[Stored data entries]

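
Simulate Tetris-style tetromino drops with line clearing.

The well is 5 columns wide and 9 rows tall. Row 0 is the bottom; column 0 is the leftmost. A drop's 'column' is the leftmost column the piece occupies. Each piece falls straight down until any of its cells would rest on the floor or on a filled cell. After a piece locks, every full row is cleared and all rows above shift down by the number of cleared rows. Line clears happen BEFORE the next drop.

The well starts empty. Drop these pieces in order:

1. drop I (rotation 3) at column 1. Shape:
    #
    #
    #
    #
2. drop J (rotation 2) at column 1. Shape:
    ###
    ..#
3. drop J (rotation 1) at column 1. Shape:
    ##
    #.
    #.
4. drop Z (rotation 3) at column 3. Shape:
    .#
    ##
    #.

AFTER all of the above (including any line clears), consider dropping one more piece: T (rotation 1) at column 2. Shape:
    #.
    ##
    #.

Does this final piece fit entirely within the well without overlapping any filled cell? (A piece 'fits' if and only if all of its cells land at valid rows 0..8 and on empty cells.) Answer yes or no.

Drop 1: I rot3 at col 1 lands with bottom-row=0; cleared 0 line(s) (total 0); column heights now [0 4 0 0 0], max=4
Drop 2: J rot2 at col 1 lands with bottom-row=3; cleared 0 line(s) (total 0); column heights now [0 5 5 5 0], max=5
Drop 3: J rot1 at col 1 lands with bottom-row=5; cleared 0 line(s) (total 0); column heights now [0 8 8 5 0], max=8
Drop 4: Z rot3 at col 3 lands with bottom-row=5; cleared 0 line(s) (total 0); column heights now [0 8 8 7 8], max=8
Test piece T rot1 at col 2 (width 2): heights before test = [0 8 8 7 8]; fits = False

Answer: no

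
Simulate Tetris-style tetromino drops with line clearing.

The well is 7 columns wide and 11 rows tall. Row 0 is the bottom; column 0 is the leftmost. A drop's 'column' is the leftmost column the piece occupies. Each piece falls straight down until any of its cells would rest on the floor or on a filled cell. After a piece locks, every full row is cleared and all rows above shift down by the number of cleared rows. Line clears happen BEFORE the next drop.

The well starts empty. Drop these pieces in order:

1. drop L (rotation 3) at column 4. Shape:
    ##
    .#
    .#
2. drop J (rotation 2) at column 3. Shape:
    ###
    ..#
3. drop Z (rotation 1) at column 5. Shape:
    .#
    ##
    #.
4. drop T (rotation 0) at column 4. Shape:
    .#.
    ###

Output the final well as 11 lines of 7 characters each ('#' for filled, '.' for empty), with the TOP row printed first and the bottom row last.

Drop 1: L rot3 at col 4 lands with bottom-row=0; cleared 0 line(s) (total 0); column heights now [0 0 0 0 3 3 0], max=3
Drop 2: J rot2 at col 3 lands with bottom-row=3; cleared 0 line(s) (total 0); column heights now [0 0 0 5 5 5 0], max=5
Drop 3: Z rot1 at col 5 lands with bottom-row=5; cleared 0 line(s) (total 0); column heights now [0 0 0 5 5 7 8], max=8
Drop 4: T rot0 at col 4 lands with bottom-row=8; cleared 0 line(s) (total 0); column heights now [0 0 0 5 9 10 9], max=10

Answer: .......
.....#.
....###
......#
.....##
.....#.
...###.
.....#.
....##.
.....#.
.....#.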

---

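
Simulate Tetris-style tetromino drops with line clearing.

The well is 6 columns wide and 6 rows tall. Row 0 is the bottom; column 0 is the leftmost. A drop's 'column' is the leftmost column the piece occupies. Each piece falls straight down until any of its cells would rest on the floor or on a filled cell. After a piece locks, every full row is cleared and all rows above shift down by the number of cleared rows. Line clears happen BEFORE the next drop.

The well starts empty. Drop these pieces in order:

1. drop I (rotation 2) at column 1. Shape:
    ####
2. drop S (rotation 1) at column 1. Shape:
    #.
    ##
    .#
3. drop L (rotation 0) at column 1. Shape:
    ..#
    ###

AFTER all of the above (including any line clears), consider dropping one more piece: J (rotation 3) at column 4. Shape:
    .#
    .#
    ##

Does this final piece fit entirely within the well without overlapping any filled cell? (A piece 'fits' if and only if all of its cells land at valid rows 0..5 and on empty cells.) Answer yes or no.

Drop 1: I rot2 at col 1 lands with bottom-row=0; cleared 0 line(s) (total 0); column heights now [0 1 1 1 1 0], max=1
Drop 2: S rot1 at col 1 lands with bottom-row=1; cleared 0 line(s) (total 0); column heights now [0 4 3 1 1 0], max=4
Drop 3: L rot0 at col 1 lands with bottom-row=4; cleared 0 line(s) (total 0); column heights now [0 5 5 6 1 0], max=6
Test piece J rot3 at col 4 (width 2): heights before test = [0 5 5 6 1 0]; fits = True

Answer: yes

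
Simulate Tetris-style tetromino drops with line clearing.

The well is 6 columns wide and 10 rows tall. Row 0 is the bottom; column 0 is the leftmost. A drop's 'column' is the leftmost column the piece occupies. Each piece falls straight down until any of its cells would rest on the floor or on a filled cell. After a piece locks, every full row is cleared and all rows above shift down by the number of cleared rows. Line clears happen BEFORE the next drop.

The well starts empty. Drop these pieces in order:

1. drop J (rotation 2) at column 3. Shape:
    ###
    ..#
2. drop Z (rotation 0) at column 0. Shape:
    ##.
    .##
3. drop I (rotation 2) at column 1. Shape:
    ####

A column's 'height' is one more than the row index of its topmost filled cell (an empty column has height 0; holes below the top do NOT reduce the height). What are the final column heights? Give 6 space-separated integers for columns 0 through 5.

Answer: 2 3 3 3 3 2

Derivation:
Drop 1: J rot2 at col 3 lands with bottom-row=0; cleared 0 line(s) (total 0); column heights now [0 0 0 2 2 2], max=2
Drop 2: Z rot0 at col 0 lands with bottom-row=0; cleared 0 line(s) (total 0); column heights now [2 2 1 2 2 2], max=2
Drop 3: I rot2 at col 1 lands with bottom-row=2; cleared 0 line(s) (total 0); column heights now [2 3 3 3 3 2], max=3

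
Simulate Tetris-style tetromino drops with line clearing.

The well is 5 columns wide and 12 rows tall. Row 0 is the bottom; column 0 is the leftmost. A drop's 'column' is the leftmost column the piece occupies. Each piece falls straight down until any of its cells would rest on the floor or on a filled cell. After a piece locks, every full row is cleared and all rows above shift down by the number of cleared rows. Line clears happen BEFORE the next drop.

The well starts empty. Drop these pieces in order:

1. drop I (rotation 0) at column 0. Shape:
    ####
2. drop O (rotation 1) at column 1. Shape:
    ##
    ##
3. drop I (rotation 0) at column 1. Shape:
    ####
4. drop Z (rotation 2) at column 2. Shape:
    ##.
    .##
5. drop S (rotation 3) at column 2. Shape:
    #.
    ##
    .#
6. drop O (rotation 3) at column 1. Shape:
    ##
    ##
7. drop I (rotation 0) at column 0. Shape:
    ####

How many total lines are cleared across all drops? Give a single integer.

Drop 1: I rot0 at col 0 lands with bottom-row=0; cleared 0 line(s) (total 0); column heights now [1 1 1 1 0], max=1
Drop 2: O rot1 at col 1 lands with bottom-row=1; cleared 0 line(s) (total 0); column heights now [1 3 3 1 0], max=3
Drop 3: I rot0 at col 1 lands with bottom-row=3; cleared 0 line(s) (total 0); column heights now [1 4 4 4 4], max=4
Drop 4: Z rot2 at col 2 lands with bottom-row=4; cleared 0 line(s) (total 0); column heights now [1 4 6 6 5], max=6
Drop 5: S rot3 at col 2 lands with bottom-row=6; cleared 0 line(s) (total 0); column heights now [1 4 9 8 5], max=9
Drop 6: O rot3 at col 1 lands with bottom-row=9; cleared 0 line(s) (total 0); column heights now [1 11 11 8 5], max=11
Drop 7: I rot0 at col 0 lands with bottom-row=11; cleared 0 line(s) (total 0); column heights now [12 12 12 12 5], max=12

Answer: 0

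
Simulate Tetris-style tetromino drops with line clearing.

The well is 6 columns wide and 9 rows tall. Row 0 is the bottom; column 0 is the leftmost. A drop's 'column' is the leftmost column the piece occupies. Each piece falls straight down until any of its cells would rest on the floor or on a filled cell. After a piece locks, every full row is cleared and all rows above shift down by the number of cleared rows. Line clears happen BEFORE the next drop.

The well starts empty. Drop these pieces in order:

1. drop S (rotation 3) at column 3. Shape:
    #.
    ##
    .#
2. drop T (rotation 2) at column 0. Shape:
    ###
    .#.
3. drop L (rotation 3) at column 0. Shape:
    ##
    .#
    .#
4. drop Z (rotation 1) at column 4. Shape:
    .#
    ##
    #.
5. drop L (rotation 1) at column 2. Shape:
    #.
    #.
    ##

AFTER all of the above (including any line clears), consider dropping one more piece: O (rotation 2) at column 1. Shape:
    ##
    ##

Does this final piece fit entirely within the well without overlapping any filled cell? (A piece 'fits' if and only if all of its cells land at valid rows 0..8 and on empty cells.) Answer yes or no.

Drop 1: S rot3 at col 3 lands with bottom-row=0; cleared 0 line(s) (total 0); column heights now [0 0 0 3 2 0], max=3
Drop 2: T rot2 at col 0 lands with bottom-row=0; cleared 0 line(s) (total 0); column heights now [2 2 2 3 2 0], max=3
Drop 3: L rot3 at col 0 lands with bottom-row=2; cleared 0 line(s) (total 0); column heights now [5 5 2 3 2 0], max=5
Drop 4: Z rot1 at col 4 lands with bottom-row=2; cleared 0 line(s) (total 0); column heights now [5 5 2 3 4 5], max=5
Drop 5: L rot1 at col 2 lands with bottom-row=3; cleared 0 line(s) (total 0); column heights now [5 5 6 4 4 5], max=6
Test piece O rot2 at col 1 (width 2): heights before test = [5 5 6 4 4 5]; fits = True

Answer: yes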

EXERCISE PROMPT: Give the number of lines above that contain "consider", and nothing more.

PROBLEM SOLUTION: 3